++++ DATA SUPPLIED ++++

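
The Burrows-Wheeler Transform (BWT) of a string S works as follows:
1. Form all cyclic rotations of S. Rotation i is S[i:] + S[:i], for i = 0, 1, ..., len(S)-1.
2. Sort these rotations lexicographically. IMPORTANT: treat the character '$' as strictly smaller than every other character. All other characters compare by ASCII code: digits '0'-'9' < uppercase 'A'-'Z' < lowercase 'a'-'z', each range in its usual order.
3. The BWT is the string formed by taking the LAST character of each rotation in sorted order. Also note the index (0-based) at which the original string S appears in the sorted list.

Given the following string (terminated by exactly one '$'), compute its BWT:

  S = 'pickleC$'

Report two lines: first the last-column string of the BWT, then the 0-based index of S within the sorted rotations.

Answer: Ceilpck$
7

Derivation:
All 8 rotations (rotation i = S[i:]+S[:i]):
  rot[0] = pickleC$
  rot[1] = ickleC$p
  rot[2] = ckleC$pi
  rot[3] = kleC$pic
  rot[4] = leC$pick
  rot[5] = eC$pickl
  rot[6] = C$pickle
  rot[7] = $pickleC
Sorted (with $ < everything):
  sorted[0] = $pickleC  (last char: 'C')
  sorted[1] = C$pickle  (last char: 'e')
  sorted[2] = ckleC$pi  (last char: 'i')
  sorted[3] = eC$pickl  (last char: 'l')
  sorted[4] = ickleC$p  (last char: 'p')
  sorted[5] = kleC$pic  (last char: 'c')
  sorted[6] = leC$pick  (last char: 'k')
  sorted[7] = pickleC$  (last char: '$')
Last column: Ceilpck$
Original string S is at sorted index 7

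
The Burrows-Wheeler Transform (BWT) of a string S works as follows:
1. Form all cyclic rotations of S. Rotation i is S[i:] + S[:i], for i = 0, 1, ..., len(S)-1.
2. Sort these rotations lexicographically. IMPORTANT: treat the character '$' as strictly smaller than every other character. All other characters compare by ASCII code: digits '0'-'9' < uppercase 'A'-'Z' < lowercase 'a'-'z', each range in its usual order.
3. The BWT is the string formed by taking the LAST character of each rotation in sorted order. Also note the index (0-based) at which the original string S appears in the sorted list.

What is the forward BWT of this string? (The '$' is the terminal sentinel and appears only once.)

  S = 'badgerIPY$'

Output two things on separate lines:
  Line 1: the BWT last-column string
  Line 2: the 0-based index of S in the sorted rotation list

All 10 rotations (rotation i = S[i:]+S[:i]):
  rot[0] = badgerIPY$
  rot[1] = adgerIPY$b
  rot[2] = dgerIPY$ba
  rot[3] = gerIPY$bad
  rot[4] = erIPY$badg
  rot[5] = rIPY$badge
  rot[6] = IPY$badger
  rot[7] = PY$badgerI
  rot[8] = Y$badgerIP
  rot[9] = $badgerIPY
Sorted (with $ < everything):
  sorted[0] = $badgerIPY  (last char: 'Y')
  sorted[1] = IPY$badger  (last char: 'r')
  sorted[2] = PY$badgerI  (last char: 'I')
  sorted[3] = Y$badgerIP  (last char: 'P')
  sorted[4] = adgerIPY$b  (last char: 'b')
  sorted[5] = badgerIPY$  (last char: '$')
  sorted[6] = dgerIPY$ba  (last char: 'a')
  sorted[7] = erIPY$badg  (last char: 'g')
  sorted[8] = gerIPY$bad  (last char: 'd')
  sorted[9] = rIPY$badge  (last char: 'e')
Last column: YrIPb$agde
Original string S is at sorted index 5

Answer: YrIPb$agde
5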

++++

:: EXERCISE PROMPT ::
Please restate the records word for word. Go from the first line to the line with "S = 'pickleC$'" and include both.

:: EXERCISE OUTPUT ::
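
The Burrows-Wheeler Transform (BWT) of a string S works as follows:
1. Form all cyclic rotations of S. Rotation i is S[i:] + S[:i], for i = 0, 1, ..., len(S)-1.
2. Sort these rotations lexicographically. IMPORTANT: treat the character '$' as strictly smaller than every other character. All other characters compare by ASCII code: digits '0'-'9' < uppercase 'A'-'Z' < lowercase 'a'-'z', each range in its usual order.
3. The BWT is the string formed by taking the LAST character of each rotation in sorted order. Also note the index (0-based) at which the original string S appears in the sorted list.

Given the following string (terminated by exactly one '$'), compute its BWT:

  S = 'pickleC$'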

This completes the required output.